◆ **TASK ITEM**: Please write out the records exactly.

◆ **AVAILABLE DATA**:
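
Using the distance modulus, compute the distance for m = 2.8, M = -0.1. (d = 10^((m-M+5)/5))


d = 10^((m - M + 5)/5) = 10^((2.8 - -0.1 + 5)/5) = 38.0189

38.0189 pc


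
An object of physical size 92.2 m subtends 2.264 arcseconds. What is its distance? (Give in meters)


D = size / theta_rad, theta_rad = 2.264 * pi/(180*3600) = 1.098e-05, D = 8.400e+06

8.400e+06 m


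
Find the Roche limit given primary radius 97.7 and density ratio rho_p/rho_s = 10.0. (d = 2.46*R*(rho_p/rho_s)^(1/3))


d_Roche = 2.46 * 97.7 * 10.0^(1/3) = 517.8011

517.8011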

◆ **RESPONSE**:
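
Using the distance modulus, compute the distance for m = 2.8, M = -0.1. (d = 10^((m-M+5)/5))


d = 10^((m - M + 5)/5) = 10^((2.8 - -0.1 + 5)/5) = 38.0189

38.0189 pc


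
An object of physical size 92.2 m subtends 2.264 arcseconds. What is its distance? (Give in meters)


D = size / theta_rad, theta_rad = 2.264 * pi/(180*3600) = 1.098e-05, D = 8.400e+06

8.400e+06 m


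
Find the Roche limit given primary radius 97.7 and density ratio rho_p/rho_s = 10.0. (d = 2.46*R*(rho_p/rho_s)^(1/3))


d_Roche = 2.46 * 97.7 * 10.0^(1/3) = 517.8011

517.8011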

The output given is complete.